-- Opening Marker --

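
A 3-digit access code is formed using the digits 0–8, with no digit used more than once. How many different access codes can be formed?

504

With no repetition, fill the 3 digits in order: 9 choices, then 8, down to 7.
That product is 9 × 8 × 7 = 504.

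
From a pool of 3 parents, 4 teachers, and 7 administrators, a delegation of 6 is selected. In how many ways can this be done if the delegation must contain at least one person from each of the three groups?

Unrestricted: C(14,6) = 3003 ways to pick any 6 of the 14.
Selections missing a whole group: no parents → C(11,6) = 462; no teachers → C(10,6) = 210; no administrators → C(7,6) = 7.
Add back selections omitting two groups (i.e. drawn from a single group): C(3,6) + C(4,6) + C(7,6) = 7.
By inclusion–exclusion: 3003 − 679 + 7 = 2331.

2331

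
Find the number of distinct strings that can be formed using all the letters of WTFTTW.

60

WTFTTW has 6 letters with T appearing 3 times and W appearing twice.
Dividing 6! = 720 by 3!·2! = 12 for the repeated letters gives 60.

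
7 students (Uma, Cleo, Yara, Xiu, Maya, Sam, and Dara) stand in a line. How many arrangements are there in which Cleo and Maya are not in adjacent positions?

3600

There are 7! = 5040 arrangements in all. If Cleo and Maya are adjacent, merging them into one block gives 2·(6)! = 1440 arrangements.
Complementary counting: 5040 − 1440 = 3600.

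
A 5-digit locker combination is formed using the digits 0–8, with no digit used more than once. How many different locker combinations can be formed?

Choose and order 5 of the 9 symbols: the first digit has 9 options, the next 8, and so on down to 5.
That product is 9 × 8 × 7 × 6 × 5 = 15120.

15120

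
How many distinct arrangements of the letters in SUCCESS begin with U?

Fix U in the first position and arrange the remaining 6 letters.
Those 6 letters have C appearing twice and S appearing 3 times, giving (6)!/(3!·2!) = 60.

60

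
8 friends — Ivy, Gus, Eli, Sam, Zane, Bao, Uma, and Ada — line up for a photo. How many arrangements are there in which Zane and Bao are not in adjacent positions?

There are 8! = 40320 arrangements in all. If Zane and Bao are adjacent, merging them into one block gives 2·(7)! = 10080 arrangements.
Complementary counting: 40320 − 10080 = 30240.

30240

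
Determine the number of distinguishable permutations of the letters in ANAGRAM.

The 7 letters of ANAGRAM have repeats: A appearing 3 times.
So there are 7! / (3!) = 840 distinguishable arrangements.

840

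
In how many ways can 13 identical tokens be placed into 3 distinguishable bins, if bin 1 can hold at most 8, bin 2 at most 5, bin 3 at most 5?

Ignoring the caps, the number of non-negative solutions to x_1+…+x_3 = 13 is C(15,2) = 105.
Subtract solutions that violate a single cap (substitute x_i' = x_i − (cap_i+1)): x_1 ≥ 9 gives C(6,2) = 15; x_2 ≥ 6 gives C(9,2) = 36; x_3 ≥ 6 gives C(9,2) = 36. Together 87.
Add back pairs where two caps are both exceeded: 0 + 0 + 3 = 3.
By inclusion–exclusion the count is 105 − 87 + 3 = 21.

21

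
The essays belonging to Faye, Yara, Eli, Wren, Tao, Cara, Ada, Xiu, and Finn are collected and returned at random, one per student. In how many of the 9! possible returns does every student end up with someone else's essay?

133496

Count assignments avoiding every fixed point. For any j of the 9 students fixed to their own essay, the other 9−j can be arranged in (9−j)! ways.
By inclusion–exclusion this is Σ_{j=0}^{9} (−1)^j C(9,j)·(9−j)!.
Computing: 362880 − 362880 + 181440 − 60480 + 15120 − 3024 + 504 − 72 + 9 − 1 = 133496.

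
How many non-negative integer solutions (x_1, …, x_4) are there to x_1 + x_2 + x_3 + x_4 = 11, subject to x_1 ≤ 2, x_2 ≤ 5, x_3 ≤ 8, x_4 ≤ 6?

Without the upper bounds there are C(14,3) = 364 ways to split 11 among 4 variables.
Subtract solutions that violate a single cap (substitute x_i' = x_i − (cap_i+1)): x_1 ≥ 3 gives C(11,3) = 165; x_2 ≥ 6 gives C(8,3) = 56; x_3 ≥ 9 gives C(5,3) = 10; x_4 ≥ 7 gives C(7,3) = 35. Together 266.
Add back pairs where two caps are both exceeded: 10 + 0 + 4 + 0 + 0 + 0 = 14.
By inclusion–exclusion the count is 364 − 266 + 14 = 112.

112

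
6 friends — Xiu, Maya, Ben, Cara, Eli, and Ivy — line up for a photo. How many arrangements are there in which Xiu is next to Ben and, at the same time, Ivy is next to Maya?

96

Treat {Xiu,Ben} as one block (2 orders) and {Ivy,Maya} as another (2 orders).
That leaves 4 units to arrange: 2 × 2 × 4! = 4 × 24 = 96.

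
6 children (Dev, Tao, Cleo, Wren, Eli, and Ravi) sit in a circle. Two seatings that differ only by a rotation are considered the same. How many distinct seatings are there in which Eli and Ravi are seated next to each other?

48

Glue Eli and Ravi into a block (2 internal orders). Seating 5 units around a circle gives (4)! arrangements.
So 2 × (4)! = 2 × 24 = 48.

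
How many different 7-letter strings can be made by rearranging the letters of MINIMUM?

420

Letter multiplicities in MINIMUM: I×2, M×3, N×1, U×1.
Dividing 7! = 5040 by 3!·2! = 12 for the repeated letters gives 420.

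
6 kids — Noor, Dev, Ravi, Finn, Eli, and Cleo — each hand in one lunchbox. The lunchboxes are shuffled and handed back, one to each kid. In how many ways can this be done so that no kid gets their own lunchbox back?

Count assignments avoiding every fixed point. For any j of the 6 kids fixed to their own lunchbox, the other 6−j can be arranged in (6−j)! ways.
By inclusion–exclusion this is Σ_{j=0}^{6} (−1)^j C(6,j)·(6−j)!.
Computing: 720 − 720 + 360 − 120 + 30 − 6 + 1 = 265.

265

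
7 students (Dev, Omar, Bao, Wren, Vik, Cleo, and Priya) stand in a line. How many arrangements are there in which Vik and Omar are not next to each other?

Of the 7! = 5040 arrangements, those with Vik and Omar adjacent number 2 × 6! = 1440 (treat the pair as a block with 2 internal orders).
Complementary counting: 5040 − 1440 = 3600.

3600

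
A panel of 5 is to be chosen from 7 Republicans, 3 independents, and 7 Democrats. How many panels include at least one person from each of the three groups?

Total 5-person selections from all 17: C(17,5) = 6188.
Selections missing a whole group: no Republicans → C(10,5) = 252; no independents → C(14,5) = 2002; no Democrats → C(10,5) = 252.
Add back selections omitting two groups (i.e. drawn from a single group): C(7,5) + C(3,5) + C(7,5) = 42.
By inclusion–exclusion: 6188 − 2506 + 42 = 3724.

3724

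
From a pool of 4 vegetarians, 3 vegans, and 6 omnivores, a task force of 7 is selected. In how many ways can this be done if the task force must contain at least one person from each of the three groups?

1559

With no constraint there are C(13,7) = 1716 possible selections.
Subtract selections that omit an entire group: no vegetarians → C(9,7) = 36; no vegans → C(10,7) = 120; no omnivores → C(7,7) = 1.
Add back selections omitting two groups (i.e. drawn from a single group): C(4,7) + C(3,7) + C(6,7) = 0.
By inclusion–exclusion: 1716 − 157 + 0 = 1559.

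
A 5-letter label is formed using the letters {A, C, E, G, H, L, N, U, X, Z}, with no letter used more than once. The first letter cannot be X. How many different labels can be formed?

The first letter has 10−1 = 9 choices (anything except X).
The remaining 4 letters are filled from the other 9 symbols without repetition: 9 × 8 × 7 × 6 = 3024.
Total: 9 × 3024 = 27216.

27216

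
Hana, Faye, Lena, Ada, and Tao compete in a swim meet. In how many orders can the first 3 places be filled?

There are 5 choices for 1st place, 4 for 2nd, and 3 for 3rd.
That gives 5 × 4 × 3 = 60.

60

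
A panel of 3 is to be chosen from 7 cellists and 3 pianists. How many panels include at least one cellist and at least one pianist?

84

Total 3-person selections from all 10: C(10,3) = 120.
Selections missing a whole group: no cellists → C(3,3) = 1; no pianists → C(7,3) = 35.
Both groups omitted at once is impossible, so 120 − 36 = 84.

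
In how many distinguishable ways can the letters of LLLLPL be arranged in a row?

6

The 6 letters of LLLLPL have repeats: L appearing 5 times.
So there are 6! / (5!) = 6 distinguishable arrangements.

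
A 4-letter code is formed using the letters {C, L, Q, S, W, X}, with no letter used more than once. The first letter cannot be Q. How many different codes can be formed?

300

The first letter has 6−1 = 5 choices (anything except Q).
The remaining 3 letters are filled from the other 5 symbols without repetition: 5 × 4 × 3 = 60.
Total: 5 × 60 = 300.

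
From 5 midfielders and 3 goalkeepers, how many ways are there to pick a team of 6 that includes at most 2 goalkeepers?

18

Split by how many goalkeepers are chosen (0 through 2).
Sum: C(3,0)·C(5,6) + C(3,1)·C(5,5) + C(3,2)·C(5,4) = 0 + 3 + 15 = 18.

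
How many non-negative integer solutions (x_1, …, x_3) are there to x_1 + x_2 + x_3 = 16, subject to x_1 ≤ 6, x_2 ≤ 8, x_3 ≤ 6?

15

Ignoring the caps, the number of non-negative solutions to x_1+…+x_3 = 16 is C(18,2) = 153.
Subtract solutions that violate a single cap (substitute x_i' = x_i − (cap_i+1)): x_1 ≥ 7 gives C(11,2) = 55; x_2 ≥ 9 gives C(9,2) = 36; x_3 ≥ 7 gives C(11,2) = 55. Together 146.
Add back pairs where two caps are both exceeded: 1 + 6 + 1 = 8.
By inclusion–exclusion the count is 153 − 146 + 8 = 15.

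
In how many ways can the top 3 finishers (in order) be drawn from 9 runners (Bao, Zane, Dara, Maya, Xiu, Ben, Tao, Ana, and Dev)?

504

There are 9 choices for 1st place, 8 for 2nd, and 7 for 3rd.
That gives 9 × 8 × 7 = 504.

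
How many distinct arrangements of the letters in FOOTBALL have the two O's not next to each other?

There are 8!/(2!·2!) = 10080 arrangements of FOOTBALL in total.
Arrangements with the O's together: treat OO as one letter, giving (7)!/(2!) = 2520.
Hence 10080 − 2520 = 7560.

7560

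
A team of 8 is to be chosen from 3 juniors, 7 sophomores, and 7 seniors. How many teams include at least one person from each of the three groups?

21217

With no constraint there are C(17,8) = 24310 possible selections.
Selections missing a whole group: no juniors → C(14,8) = 3003; no sophomores → C(10,8) = 45; no seniors → C(10,8) = 45.
Add back selections omitting two groups (i.e. drawn from a single group): C(3,8) + C(7,8) + C(7,8) = 0.
By inclusion–exclusion: 24310 − 3093 + 0 = 21217.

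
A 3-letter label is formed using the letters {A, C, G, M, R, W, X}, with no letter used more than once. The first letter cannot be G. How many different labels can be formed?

The first letter has 7−1 = 6 choices (anything except G).
The remaining 2 letters are filled from the other 6 symbols without repetition: 6 × 5 = 30.
Total: 6 × 30 = 180.

180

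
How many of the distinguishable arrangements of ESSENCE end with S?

120

With the last slot taken by S, it remains to arrange the other 6 letters (ESENCE).
Those 6 letters have E appearing 3 times, giving (6)!/(3!) = 120.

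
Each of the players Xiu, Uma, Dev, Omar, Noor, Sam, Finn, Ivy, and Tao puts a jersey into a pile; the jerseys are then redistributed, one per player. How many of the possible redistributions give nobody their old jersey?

133496

Count assignments avoiding every fixed point. For any j of the 9 players fixed to their old jersey, the other 9−j can be arranged in (9−j)! ways.
By inclusion–exclusion this is Σ_{j=0}^{9} (−1)^j C(9,j)·(9−j)!.
Computing: 362880 − 362880 + 181440 − 60480 + 15120 − 3024 + 504 − 72 + 9 − 1 = 133496.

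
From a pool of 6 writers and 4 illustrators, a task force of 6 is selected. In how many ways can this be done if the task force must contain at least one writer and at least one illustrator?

209

Total 6-person selections from all 10: C(10,6) = 210.
Subtract selections that omit an entire group: no writers → C(4,6) = 0; no illustrators → C(6,6) = 1.
Both groups omitted at once is impossible, so 210 − 1 = 209.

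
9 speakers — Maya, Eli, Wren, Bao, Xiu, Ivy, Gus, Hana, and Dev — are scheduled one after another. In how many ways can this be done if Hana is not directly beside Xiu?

282240

There are 9! = 362880 arrangements in all. If Hana and Xiu are adjacent, merging them into one block gives 2·(8)! = 80640 arrangements.
So 362880 − 80640 = 282240 arrangements keep them apart.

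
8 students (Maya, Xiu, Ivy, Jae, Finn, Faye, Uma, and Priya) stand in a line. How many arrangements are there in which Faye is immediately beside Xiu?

10080

Treat {Faye, Xiu} as a single unit. There are 7 units to order, and the pair itself can be ordered 2 ways.
So the count is 2·(7)! = 10080.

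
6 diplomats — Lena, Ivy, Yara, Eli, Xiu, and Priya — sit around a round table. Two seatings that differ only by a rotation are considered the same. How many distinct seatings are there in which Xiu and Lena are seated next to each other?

48

Glue Xiu and Lena into a block (2 internal orders). Seating 5 units around a circle gives (4)! arrangements.
So 2 × (4)! = 2 × 24 = 48.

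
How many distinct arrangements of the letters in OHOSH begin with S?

Fix S in the first position and arrange the remaining 4 letters.
Those 4 letters have H appearing twice and O appearing twice, giving (4)!/(2!·2!) = 6.

6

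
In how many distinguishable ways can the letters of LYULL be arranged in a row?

20

LYULL has 5 letters with L appearing 3 times.
The number of distinct arrangements is 5!/(3!) = 120/6 = 20.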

-- Closing Marker --

- What you need to do: Each line from the one containing "In how many distinguishable ways can the letters of LYULL" through the end of the material must be output exactly, and no other line.

- Task output:
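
In how many distinguishable ways can the letters of LYULL be arranged in a row?

20

LYULL has 5 letters with L appearing 3 times.
The number of distinct arrangements is 5!/(3!) = 120/6 = 20.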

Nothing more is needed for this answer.